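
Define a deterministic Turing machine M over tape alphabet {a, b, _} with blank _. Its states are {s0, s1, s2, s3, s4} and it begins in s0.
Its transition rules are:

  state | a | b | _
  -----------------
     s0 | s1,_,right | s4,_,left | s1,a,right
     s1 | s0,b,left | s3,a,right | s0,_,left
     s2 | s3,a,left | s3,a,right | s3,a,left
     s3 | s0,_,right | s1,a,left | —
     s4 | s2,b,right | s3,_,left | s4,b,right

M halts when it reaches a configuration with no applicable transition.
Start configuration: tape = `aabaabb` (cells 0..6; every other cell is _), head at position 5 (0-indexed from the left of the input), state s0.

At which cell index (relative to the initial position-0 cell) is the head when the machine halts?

7

s0 | _aabaa[b]b_   read b → write _, move left, go to s4
s4 | _aaba[a]_b_   read a → write b, move right, go to s2
s2 | _aabab[_]b_   read _ → write a, move left, go to s3
s3 | _aaba[b]ab_   read b → write a, move left, go to s1
s1 | _aab[a]aab_   read a → write b, move left, go to s0
s0 | _aa[b]baab_   read b → write _, move left, go to s4
s4 | _a[a]_baab_   read a → write b, move right, go to s2
s2 | _ab[_]baab_   read _ → write a, move left, go to s3
s3 | _a[b]abaab_   read b → write a, move left, go to s1
s1 | _[a]aabaab_   read a → write b, move left, go to s0
s0 | [_]baabaab_   read _ → write a, move right, go to s1
s1 | a[b]aabaab_   read b → write a, move right, go to s3
s3 | aa[a]abaab_   read a → write _, move right, go to s0
s0 | aa_[a]baab_   read a → write _, move right, go to s1
s1 | aa__[b]aab_   read b → write a, move right, go to s3
s3 | aa__a[a]ab_   read a → write _, move right, go to s0
s0 | aa__a_[a]b_   read a → write _, move right, go to s1
s1 | aa__a__[b]_   read b → write a, move right, go to s3
s3 | aa__a__a[_]
At halt the head is at cell 7.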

§

• Assignment
Every line of the listing should be given again exactly.

• Your solution
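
Define a deterministic Turing machine M over tape alphabet {a, b, _} with blank _. Its states are {s0, s1, s2, s3, s4} and it begins in s0.
Its transition rules are:

  state | a | b | _
  -----------------
     s0 | s1,_,right | s4,_,left | s1,a,right
     s1 | s0,b,left | s3,a,right | s0,_,left
     s2 | s3,a,left | s3,a,right | s3,a,left
     s3 | s0,_,right | s1,a,left | —
     s4 | s2,b,right | s3,_,left | s4,b,right

M halts when it reaches a configuration with no applicable transition.
Start configuration: tape = `aabaabb` (cells 0..6; every other cell is _), head at position 5 (0-indexed from the left of the input), state s0.

At which cell index (relative to the initial position-0 cell) is the head when the machine halts?

7

s0 | _aabaa[b]b_   read b → write _, move left, go to s4
s4 | _aaba[a]_b_   read a → write b, move right, go to s2
s2 | _aabab[_]b_   read _ → write a, move left, go to s3
s3 | _aaba[b]ab_   read b → write a, move left, go to s1
s1 | _aab[a]aab_   read a → write b, move left, go to s0
s0 | _aa[b]baab_   read b → write _, move left, go to s4
s4 | _a[a]_baab_   read a → write b, move right, go to s2
s2 | _ab[_]baab_   read _ → write a, move left, go to s3
s3 | _a[b]abaab_   read b → write a, move left, go to s1
s1 | _[a]aabaab_   read a → write b, move left, go to s0
s0 | [_]baabaab_   read _ → write a, move right, go to s1
s1 | a[b]aabaab_   read b → write a, move right, go to s3
s3 | aa[a]abaab_   read a → write _, move right, go to s0
s0 | aa_[a]baab_   read a → write _, move right, go to s1
s1 | aa__[b]aab_   read b → write a, move right, go to s3
s3 | aa__a[a]ab_   read a → write _, move right, go to s0
s0 | aa__a_[a]b_   read a → write _, move right, go to s1
s1 | aa__a__[b]_   read b → write a, move right, go to s3
s3 | aa__a__a[_]
At halt the head is at cell 7.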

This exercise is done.